Return exactly, and only, the lines from the line containing "A continuous stirred" through the final line of the records below, both included.
··· Data provided ···
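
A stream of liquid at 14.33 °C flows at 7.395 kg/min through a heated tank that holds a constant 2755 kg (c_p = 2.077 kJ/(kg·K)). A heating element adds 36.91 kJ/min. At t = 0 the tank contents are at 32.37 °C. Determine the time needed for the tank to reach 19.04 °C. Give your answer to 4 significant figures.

713.0 min

First-law balance (no shaft work): M c_p dT/dt = ṁ c_p (T_in − T) + 36.91.
τ = M/ṁ = 372.549 min; T_ss = T_in + Q̇/(ṁ c_p) = 16.7331 °C.
T(t) = T_ss + (T₀ − T_ss) e^(−t/τ). Set T = 19.04:
e^(−t/τ) = (19.04 − 16.7331)/(32.37 − 16.7331) = 0.147530
t = −372.549 · ln(0.147530) = 712.956 min.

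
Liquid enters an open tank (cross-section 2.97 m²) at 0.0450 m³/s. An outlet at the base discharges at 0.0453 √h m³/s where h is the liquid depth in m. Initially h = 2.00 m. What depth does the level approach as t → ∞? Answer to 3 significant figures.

Level balance: A dh/dt = 0.0450 − 0.0453 √h. Setting dh/dt = 0:
Q_in = 0.0453 √h_ss ⇒ √h_ss = 0.0450/0.0453 = 0.99338.
h_ss = 0.99338² = 0.98680 m. (Since h₀ = 2.00 m > h_ss, the level will fall toward this value.)

0.987 m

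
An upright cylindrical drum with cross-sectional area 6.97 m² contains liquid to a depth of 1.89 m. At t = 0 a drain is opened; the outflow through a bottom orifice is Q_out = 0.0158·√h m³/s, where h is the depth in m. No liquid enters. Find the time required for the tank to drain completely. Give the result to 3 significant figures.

1210 s

With no inflow, A dh/dt = −0.0158 √h.
∫ h^(−1/2) dh = −(0.0158/A) ∫ dt, giving 2√h = 2√h₀ − (0.0158/A) t.
Tank is empty when √h = 0: t_empty = 2A√h₀/0.0158.
t_empty = 2·6.97·√1.89/0.0158 = 13.940·1.3748/0.0158 = 1212.9 s.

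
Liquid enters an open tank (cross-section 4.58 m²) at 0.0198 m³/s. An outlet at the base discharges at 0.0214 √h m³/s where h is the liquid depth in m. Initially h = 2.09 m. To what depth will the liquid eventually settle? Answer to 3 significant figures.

Unsteady balance on liquid volume: A dh/dt = Q_in − 0.0214 √h. At steady state dh/dt = 0:
Q_in = 0.0214 √h_ss ⇒ √h_ss = 0.0198/0.0214 = 0.92523.
h_ss = 0.92523² = 0.85606 m. (Since h₀ = 2.09 m > h_ss, the level will fall toward this value.)

0.856 m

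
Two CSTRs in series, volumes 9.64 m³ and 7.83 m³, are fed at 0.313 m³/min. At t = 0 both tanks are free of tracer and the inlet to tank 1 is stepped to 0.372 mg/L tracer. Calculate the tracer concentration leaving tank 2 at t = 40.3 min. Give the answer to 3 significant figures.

Each tank obeys Vᵢ dCᵢ/dt = Q(Cᵢ₋₁ − Cᵢ), so τᵢ = Vᵢ/Q.
τ₁ = 9.64/0.313 = 30.799 min; τ₂ = 7.83/0.313 = 25.016 min.
Tank 1: C₁ = C_in(1 − e^(−t/τ₁)). Tank 2 (τ₁ ≠ τ₂): C₂ = C_in[1 − (τ₁ e^(−t/τ₁) − τ₂ e^(−t/τ₂))/(τ₁ − τ₂)].
At t = 40.3: e^(−t/τ₁) = 0.27023, e^(−t/τ₂) = 0.19969.
C₂ = 0.372·[1 − (30.799·0.27023 − 25.016·0.19969)/(5.7827)] = 0.372·0.42465 = 0.15797 mg/L.

0.158 mg/L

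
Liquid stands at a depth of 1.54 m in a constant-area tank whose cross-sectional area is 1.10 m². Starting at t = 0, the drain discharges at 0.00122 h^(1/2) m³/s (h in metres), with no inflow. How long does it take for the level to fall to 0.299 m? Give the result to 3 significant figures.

1250 s

With no inflow, A dh/dt = −0.00122 √h.
∫ h^(−1/2) dh = −(0.00122/A) ∫ dt, giving 2√h = 2√h₀ − (0.00122/A) t.
t = 2A(√h₀ − √h)/0.00122 = 2·1.10·(√1.54 − √0.299)/0.00122
  = 2.2000 × (1.2410 − 0.54681) / 0.00122 = 1251.8 s.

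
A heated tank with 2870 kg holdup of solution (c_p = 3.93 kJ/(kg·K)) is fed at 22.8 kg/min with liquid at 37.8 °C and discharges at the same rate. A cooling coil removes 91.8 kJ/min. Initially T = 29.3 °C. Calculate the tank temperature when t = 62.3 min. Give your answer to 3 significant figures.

32.2 °C

M c_p dT/dt = ṁ c_p (T_in − T) − Q̇.
τ = M/ṁ = 125.88 min; T_ss = T_in − Q̇/(ṁ c_p) = 37.8 − 91.8/(22.8·3.93) = 36.775 °C.
This is linear first-order; T(t) = T_ss + (T₀ − T_ss) e^(−t/τ).
T(62.3) = 36.775 + (-7.4755)·e^(−62.3/125.88) = 36.775 + (-7.4755)·0.60962 = 32.218 °C.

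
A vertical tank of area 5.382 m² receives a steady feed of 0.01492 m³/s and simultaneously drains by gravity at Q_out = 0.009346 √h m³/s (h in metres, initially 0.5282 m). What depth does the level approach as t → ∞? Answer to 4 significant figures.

Accumulation of liquid (constant cross-section A): A dh/dt = Q_in − 0.009346 √h. At steady state dh/dt = 0:
Q_in = 0.009346 √h_ss ⇒ √h_ss = 0.01492/0.009346 = 1.59640.
h_ss = 1.59640² = 2.54851 m. (Since h₀ = 0.5282 m < h_ss, the level will rise toward this value.)

2.549 m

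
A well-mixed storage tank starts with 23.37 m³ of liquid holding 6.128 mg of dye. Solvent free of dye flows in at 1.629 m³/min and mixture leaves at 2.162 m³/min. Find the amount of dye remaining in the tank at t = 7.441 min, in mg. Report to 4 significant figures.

2.882 mg

Total volume: dV/dt = Q_in − Q_out = -0.533000 m³/min, so V(t) = 23.37 − 0.533000 t and V(7.441) = 19.4039 m³.
Solute balance: dm/dt = 0 − Q_out C = −Q_out m/V(t).
dm/m = −Q_out dt/(V₀ − 0.533000 t); integrating gives ln(m/m₀) = −(Q_out/(Q_in−Q_out)) ln(V/V₀).
m = m₀ (V₀/V)^(Q_out/(Q_in−Q_out)) = 6.128 × (23.37/19.4039)^(-4.05629) = 2.88203 mg.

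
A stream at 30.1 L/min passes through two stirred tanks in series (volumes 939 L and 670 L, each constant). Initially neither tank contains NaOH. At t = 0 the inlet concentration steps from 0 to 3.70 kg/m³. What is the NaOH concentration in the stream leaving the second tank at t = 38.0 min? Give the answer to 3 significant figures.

1.55 kg/m³

Each tank obeys Vᵢ dCᵢ/dt = Q(Cᵢ₋₁ − Cᵢ), so τᵢ = Vᵢ/Q.
τ₁ = 939/30.1 = 31.196 min; τ₂ = 670/30.1 = 22.259 min.
Solving the cascade with C₁(0)=C₂(0)=0 gives C₂(t) = C_in[1 − (τ₁ e^(−t/τ₁) − τ₂ e^(−t/τ₂))/(τ₁ − τ₂)].
At t = 38.0: e^(−t/τ₁) = 0.29579, e^(−t/τ₂) = 0.18138.
C₂ = 3.70·[1 − (31.196·0.29579 − 22.259·0.18138)/(8.9369)] = 3.70·0.41925 = 1.5512 kg/m³.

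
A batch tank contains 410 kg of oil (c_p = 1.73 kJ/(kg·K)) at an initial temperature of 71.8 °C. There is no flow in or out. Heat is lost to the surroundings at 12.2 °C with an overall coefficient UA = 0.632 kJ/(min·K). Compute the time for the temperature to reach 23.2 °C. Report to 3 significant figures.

1900 min

Lumped-capacitance energy balance: M c_p dT/dt = UA(T_amb − T).
τ = M c_p/UA = 1122.3 min; T_ss = T_amb = 12.200 °C.
T(t) = T_ss + (T₀ − T_ss)e^(−t/τ); set T = 23.2:
t = −τ ln[(T − T_ss)/(T₀ − T_ss)] = −1122.3 · ln(0.18456) = 1896.4 min.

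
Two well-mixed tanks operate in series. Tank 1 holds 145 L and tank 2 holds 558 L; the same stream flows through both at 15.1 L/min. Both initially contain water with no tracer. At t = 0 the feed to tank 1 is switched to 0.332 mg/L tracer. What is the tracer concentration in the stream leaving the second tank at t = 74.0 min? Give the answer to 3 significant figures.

0.271 mg/L

Time constants: τᵢ = Vᵢ/Q for each well-mixed tank.
τ₁ = 145/15.1 = 9.6026 min; τ₂ = 558/15.1 = 36.954 min.
Tank 1: C₁ = C_in(1 − e^(−t/τ₁)). Tank 2 (τ₁ ≠ τ₂): C₂ = C_in[1 − (τ₁ e^(−t/τ₁) − τ₂ e^(−t/τ₂))/(τ₁ − τ₂)].
At t = 74.0: e^(−t/τ₁) = 0.00045003, e^(−t/τ₂) = 0.13500.
C₂ = 0.332·[1 − (9.6026·0.00045003 − 36.954·0.13500)/(-27.351)] = 0.332·0.81777 = 0.27150 mg/L.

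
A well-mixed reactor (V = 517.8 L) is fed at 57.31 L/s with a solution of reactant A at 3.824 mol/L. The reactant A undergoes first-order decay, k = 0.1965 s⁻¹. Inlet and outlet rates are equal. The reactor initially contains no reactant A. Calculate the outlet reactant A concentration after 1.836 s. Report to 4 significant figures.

Accumulation = in − out − consumed: V dC/dt = Q C_in − Q C − k V C.
dC/dt = (Q/V) C_in − (Q/V + k) C; effective rate a = Q/V + k = 0.110680 + 0.1965 = 0.307180 s⁻¹.
C_ss = Q C_in/(Q + kV) = 1.37782 mol/L; C(t) = C_ss + (C₀ − C_ss) e^(−a t).
C(1.836) = 1.37782 + (-1.37782)·e^(−0.307180·1.836) = 1.37782 + (-1.37782)·0.568939 = 0.593926 mol/L.

0.5939 mol/L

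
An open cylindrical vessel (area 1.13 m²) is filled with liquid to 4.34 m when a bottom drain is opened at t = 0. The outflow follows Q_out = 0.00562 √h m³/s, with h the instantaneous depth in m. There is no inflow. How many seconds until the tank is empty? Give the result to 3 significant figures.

Mass balance (ρ constant): A dh/dt = −0.00562 √h.
This is separable: 2 d(√h)/dt = −0.00562/A, so √h = √h₀ − (0.00562/(2A)) t.
Tank is empty when √h = 0: t_empty = 2A√h₀/0.00562.
t_empty = 2·1.13·√4.34/0.00562 = 2.2600·2.0833/0.00562 = 837.75 s.

838 s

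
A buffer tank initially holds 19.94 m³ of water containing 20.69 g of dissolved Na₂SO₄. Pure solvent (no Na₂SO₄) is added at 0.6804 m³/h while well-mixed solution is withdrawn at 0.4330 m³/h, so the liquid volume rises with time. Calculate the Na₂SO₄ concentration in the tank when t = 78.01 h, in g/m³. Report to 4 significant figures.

Let m(t) be the amount of Na₂SO₄. Volume: V(t) = V₀ + (Q_in − Q_out) t = 19.94 + 0.247400 t; V(78.01) = 39.2397 m³.
No Na₂SO₄ enters, so dm/dt = −Q_out · (m/V).
Separate: dm/m = −Q_out dt/V(t) ⇒ ln(m/m₀) = −(Q_out/(Q_in−Q_out)) ln(V/V₀).
m = m₀ (V₀/V)^(Q_out/(Q_in−Q_out)) = 20.69 × (19.94/39.2397)^(1.75020) = 6.32704 g.
C = m/V = 6.32704/39.2397 = 0.161241 g/m³.

0.1612 g/m³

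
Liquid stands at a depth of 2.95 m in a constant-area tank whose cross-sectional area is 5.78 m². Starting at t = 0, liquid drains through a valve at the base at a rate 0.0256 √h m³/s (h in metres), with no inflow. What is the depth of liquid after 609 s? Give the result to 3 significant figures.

A dh/dt = −Q_out = −0.0256 √h.
Separate and integrate: 2(√h − √h₀) = −(0.0256/A) t.
√h = √2.95 − 0.0256·609/(2·5.78) = 1.7176 − 1.3487 = 0.36891.
h = 0.36891² = 0.13609 m.

0.136 m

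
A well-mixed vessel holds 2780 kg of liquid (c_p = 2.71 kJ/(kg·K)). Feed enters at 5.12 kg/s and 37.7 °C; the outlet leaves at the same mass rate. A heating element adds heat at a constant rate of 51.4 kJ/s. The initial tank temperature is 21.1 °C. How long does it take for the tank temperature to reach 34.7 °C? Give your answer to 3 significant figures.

602 s

M c_p dT/dt = ṁ c_p (T_in − T) + Q̇.
τ = M/ṁ = 542.97 s; T_ss = T_in + Q̇/(ṁ c_p) = 41.404 °C.
T(t) = T_ss + (T₀ − T_ss) e^(−t/τ). Set T = 34.7:
e^(−t/τ) = (34.7 − 41.404)/(21.1 − 41.404) = 0.33020
t = −542.97 · ln(0.33020) = 601.65 s.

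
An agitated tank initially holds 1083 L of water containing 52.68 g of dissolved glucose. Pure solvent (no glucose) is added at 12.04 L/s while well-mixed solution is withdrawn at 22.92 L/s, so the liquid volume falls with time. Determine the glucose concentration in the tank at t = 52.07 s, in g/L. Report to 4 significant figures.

0.02144 g/L

Let m(t) be the amount of glucose. Volume: V(t) = V₀ + (Q_in − Q_out) t = 1083 − 10.8800 t; V(52.07) = 516.478 L.
Species balance (pure solvent in): dm/dt = −Q_out · m/V(t).
dm/m = −Q_out dt/(V₀ − 10.8800 t); integrating gives ln(m/m₀) = −(Q_out/(Q_in−Q_out)) ln(V/V₀).
m = m₀ (V₀/V)^(Q_out/(Q_in−Q_out)) = 52.68 × (1083/516.478)^(-2.10662) = 11.0715 g.
C = m/V = 11.0715/516.478 = 0.0214366 g/L.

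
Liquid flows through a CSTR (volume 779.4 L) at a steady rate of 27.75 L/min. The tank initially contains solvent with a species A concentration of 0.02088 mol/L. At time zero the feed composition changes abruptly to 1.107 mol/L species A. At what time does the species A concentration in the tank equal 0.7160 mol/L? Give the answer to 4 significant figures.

Species balance: V dC/dt = Q(C_in − C) ⇒ τ = V/Q = 28.0865 min.
C(t) = C_in + (C₀ − C_in) e^(−t/τ). Set C = 0.7160 and solve for t:
e^(−t/τ) = (C − C_in)/(C₀ − C_in) = (0.7160 − 1.107)/(0.02088 − 1.107) = 0.359997
t = −τ ln(…) = 28.0865 × 1.02166 = 28.6948 min.

28.69 min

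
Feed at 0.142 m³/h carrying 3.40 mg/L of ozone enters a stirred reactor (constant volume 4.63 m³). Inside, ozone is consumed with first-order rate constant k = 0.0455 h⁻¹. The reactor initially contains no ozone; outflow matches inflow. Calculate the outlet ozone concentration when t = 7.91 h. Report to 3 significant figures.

0.620 mg/L

V dC/dt = Q(C_in − C) − k V C.
dC/dt = (Q/V) C_in − (Q/V + k) C; effective rate a = Q/V + k = 0.030670 + 0.0455 = 0.076170 h⁻¹.
C_ss = Q C_in/(Q + kV) = 1.3690 mg/L; C(t) = C_ss + (C₀ − C_ss) e^(−a t).
C(7.91) = 1.3690 + (-1.3690)·e^(−0.076170·7.91) = 1.3690 + (-1.3690)·0.54744 = 0.61956 mg/L.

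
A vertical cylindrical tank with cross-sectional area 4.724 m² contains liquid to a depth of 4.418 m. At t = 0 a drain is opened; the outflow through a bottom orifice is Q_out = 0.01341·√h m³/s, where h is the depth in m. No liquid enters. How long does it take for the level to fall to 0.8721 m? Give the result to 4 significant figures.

822.9 s

Mass balance (ρ constant): A dh/dt = −0.01341 √h.
Separate and integrate: 2(√h − √h₀) = −(0.01341/A) t.
t = 2A(√h₀ − √h)/0.01341 = 2·4.724·(√4.418 − √0.8721)/0.01341
  = 9.44800 × (2.10190 − 0.933863) / 0.01341 = 822.942 s.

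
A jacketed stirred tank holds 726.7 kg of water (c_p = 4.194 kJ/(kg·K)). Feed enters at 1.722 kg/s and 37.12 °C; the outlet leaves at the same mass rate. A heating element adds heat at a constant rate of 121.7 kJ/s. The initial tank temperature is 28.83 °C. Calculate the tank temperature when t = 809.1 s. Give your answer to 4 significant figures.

50.28 °C

M c_p dT/dt = ṁ c_p (T_in − T) + Q̇.
τ = M/ṁ = 422.009 s; T_ss = T_in + Q̇/(ṁ c_p) = 37.12 + 121.7/(1.722·4.194) = 53.9711 °C.
Integrating: T(t) = T_ss + (T₀ − T_ss) e^(−t/τ).
T(809.1) = 53.9711 + (-25.1411)·e^(−809.1/422.009) = 53.9711 + (-25.1411)·0.147010 = 50.2751 °C.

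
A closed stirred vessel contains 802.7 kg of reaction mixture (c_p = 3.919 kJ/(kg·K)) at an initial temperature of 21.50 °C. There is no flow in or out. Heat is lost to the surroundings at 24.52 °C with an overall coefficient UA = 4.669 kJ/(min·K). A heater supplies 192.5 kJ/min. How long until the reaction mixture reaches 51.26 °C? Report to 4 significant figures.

752.2 min

Heat balance on the well-mixed liquid: M c_p dT/dt = −UA(T − T_amb) + Q̇.
τ = M c_p/UA = 673.759 min; T_ss = T_amb + Q̇/UA = 24.52 + 192.5/4.669 = 65.7494 °C.
T(t) = T_ss + (T₀ − T_ss)e^(−t/τ); set T = 51.26:
t = −τ ln[(T − T_ss)/(T₀ − T_ss)] = −673.759 · ln(0.327448) = 752.202 min.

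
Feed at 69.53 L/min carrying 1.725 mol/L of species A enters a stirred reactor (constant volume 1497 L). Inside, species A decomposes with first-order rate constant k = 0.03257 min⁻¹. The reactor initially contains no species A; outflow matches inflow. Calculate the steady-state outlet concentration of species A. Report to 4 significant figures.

Species balance: V dC/dt = Q C_in − Q C − k V C.
Steady state (dC/dt = 0): C_ss = Q C_in/(Q + kV) = C_in/(1 + kV/Q).
C_ss = 69.53·1.725/(69.53 + 0.03257·1497) = 119.939/118.287 = 1.01397 mol/L.

1.014 mol/L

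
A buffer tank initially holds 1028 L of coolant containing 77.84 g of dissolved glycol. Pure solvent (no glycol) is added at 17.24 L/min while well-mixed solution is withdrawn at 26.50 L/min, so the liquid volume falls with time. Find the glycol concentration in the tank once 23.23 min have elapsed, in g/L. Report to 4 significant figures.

0.04891 g/L

Let m(t) be the amount of glycol. Volume: V(t) = V₀ + (Q_in − Q_out) t = 1028 − 9.26000 t; V(23.23) = 812.890 L.
No glycol enters, so dm/dt = −Q_out · (m/V).
Separate: dm/m = −Q_out dt/V(t) ⇒ ln(m/m₀) = −(Q_out/(Q_in−Q_out)) ln(V/V₀).
m = m₀ (V₀/V)^(Q_out/(Q_in−Q_out)) = 77.84 × (1028/812.890)^(-2.86177) = 39.7570 g.
C = m/V = 39.7570/812.890 = 0.0489082 g/L.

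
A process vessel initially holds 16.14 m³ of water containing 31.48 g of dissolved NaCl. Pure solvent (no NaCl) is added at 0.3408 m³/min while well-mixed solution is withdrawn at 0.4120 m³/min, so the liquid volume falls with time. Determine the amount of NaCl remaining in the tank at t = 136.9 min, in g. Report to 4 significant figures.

Total volume: dV/dt = Q_in − Q_out = -0.0712000 m³/min, so V(t) = 16.14 − 0.0712000 t and V(136.9) = 6.39272 m³.
Species balance (pure solvent in): dm/dt = −Q_out · m/V(t).
Separate: dm/m = −Q_out dt/V(t) ⇒ ln(m/m₀) = −(Q_out/(Q_in−Q_out)) ln(V/V₀).
m = m₀ (V₀/V)^(Q_out/(Q_in−Q_out)) = 31.48 × (16.14/6.39272)^(-5.78652) = 0.148113 g.

0.1481 g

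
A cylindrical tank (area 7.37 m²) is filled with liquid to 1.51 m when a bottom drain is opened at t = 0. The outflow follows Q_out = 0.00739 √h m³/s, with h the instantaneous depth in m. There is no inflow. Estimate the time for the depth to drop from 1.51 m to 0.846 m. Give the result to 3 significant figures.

616 s

Mass balance (ρ constant): A dh/dt = −0.00739 √h.
Separate and integrate: 2(√h − √h₀) = −(0.00739/A) t.
t = 2A(√h₀ − √h)/0.00739 = 2·7.37·(√1.51 − √0.846)/0.00739
  = 14.740 × (1.2288 − 0.91978) / 0.00739 = 616.40 s.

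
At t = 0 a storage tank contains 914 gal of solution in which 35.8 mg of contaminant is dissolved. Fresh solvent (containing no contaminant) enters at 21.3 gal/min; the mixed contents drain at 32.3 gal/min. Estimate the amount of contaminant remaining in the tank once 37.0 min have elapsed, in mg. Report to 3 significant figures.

6.34 mg

Let m(t) be the amount of contaminant. Volume: V(t) = V₀ + (Q_in − Q_out) t = 914 − 11.000 t; V(37.0) = 507.00 gal.
Solute balance: dm/dt = 0 − Q_out C = −Q_out m/V(t).
dm/m = −Q_out dt/(V₀ − 11.000 t); integrating gives ln(m/m₀) = −(Q_out/(Q_in−Q_out)) ln(V/V₀).
m = m₀ (V₀/V)^(Q_out/(Q_in−Q_out)) = 35.8 × (914/507.00)^(-2.9364) = 6.3439 mg.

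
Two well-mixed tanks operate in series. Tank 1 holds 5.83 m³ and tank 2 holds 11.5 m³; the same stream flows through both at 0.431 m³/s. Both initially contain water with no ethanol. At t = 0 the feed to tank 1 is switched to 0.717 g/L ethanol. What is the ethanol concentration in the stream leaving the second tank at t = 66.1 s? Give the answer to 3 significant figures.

0.600 g/L

Species balance on tank i: dCᵢ/dt = (Cᵢ₋₁ − Cᵢ)/τᵢ with τᵢ = Vᵢ/Q.
τ₁ = 5.83/0.431 = 13.527 s; τ₂ = 11.5/0.431 = 26.682 s.
Tank 1: C₁ = C_in(1 − e^(−t/τ₁)). Tank 2 (τ₁ ≠ τ₂): C₂ = C_in[1 − (τ₁ e^(−t/τ₁) − τ₂ e^(−t/τ₂))/(τ₁ − τ₂)].
At t = 66.1: e^(−t/τ₁) = 0.0075468, e^(−t/τ₂) = 0.083969.
C₂ = 0.717·[1 − (13.527·0.0075468 − 26.682·0.083969)/(-13.155)] = 0.717·0.83745 = 0.60045 g/L.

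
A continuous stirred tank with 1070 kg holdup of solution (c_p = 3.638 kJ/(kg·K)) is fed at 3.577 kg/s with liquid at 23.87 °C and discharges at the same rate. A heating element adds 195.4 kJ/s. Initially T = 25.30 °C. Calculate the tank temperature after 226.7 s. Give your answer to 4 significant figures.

M c_p dT/dt = ṁ c_p (T_in − T) + Q̇.
Rearrange: dT/dt = (T_ss − T)/τ with τ = M/ṁ = 299.133 s and T_ss = T_in + Q̇/(ṁ c_p) = 38.8856 °C.
Solution: T(t) = T_ss + (T₀ − T_ss) e^(−t/τ).
T(226.7) = 38.8856 + (-13.5856)·e^(−226.7/299.133) = 38.8856 + (-13.5856)·0.468670 = 32.5184 °C.

32.52 °C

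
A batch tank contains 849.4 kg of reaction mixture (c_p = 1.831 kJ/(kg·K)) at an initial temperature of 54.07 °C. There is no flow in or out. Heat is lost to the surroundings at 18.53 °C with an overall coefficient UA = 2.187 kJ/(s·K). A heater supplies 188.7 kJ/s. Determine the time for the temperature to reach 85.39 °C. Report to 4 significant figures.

M c_p dT/dt = −UA(T − T_amb) + Q̇.
τ = M c_p/UA = 711.135 s; T_ss = T_amb + Q̇/UA = 18.53 + 188.7/2.187 = 104.813 °C.
T(t) = T_ss + (T₀ − T_ss)e^(−t/τ); set T = 85.39:
t = −τ ln[(T − T_ss)/(T₀ − T_ss)] = −711.135 · ln(0.382767) = 682.923 s.

682.9 s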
···
__Task answer__.
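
A continuous stirred tank with 1070 kg holdup of solution (c_p = 3.638 kJ/(kg·K)) is fed at 3.577 kg/s with liquid at 23.87 °C and discharges at the same rate. A heating element adds 195.4 kJ/s. Initially T = 25.30 °C. Calculate the tank temperature after 226.7 s. Give your answer to 4 significant figures.

M c_p dT/dt = ṁ c_p (T_in − T) + Q̇.
Rearrange: dT/dt = (T_ss − T)/τ with τ = M/ṁ = 299.133 s and T_ss = T_in + Q̇/(ṁ c_p) = 38.8856 °C.
Solution: T(t) = T_ss + (T₀ − T_ss) e^(−t/τ).
T(226.7) = 38.8856 + (-13.5856)·e^(−226.7/299.133) = 38.8856 + (-13.5856)·0.468670 = 32.5184 °C.

32.52 °C

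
A batch tank contains 849.4 kg of reaction mixture (c_p = 1.831 kJ/(kg·K)) at an initial temperature of 54.07 °C. There is no flow in or out. Heat is lost to the surroundings at 18.53 °C with an overall coefficient UA = 2.187 kJ/(s·K). A heater supplies 188.7 kJ/s. Determine the time for the temperature to reach 85.39 °C. Report to 4 significant figures.

M c_p dT/dt = −UA(T − T_amb) + Q̇.
τ = M c_p/UA = 711.135 s; T_ss = T_amb + Q̇/UA = 18.53 + 188.7/2.187 = 104.813 °C.
T(t) = T_ss + (T₀ − T_ss)e^(−t/τ); set T = 85.39:
t = −τ ln[(T − T_ss)/(T₀ − T_ss)] = −711.135 · ln(0.382767) = 682.923 s.

682.9 s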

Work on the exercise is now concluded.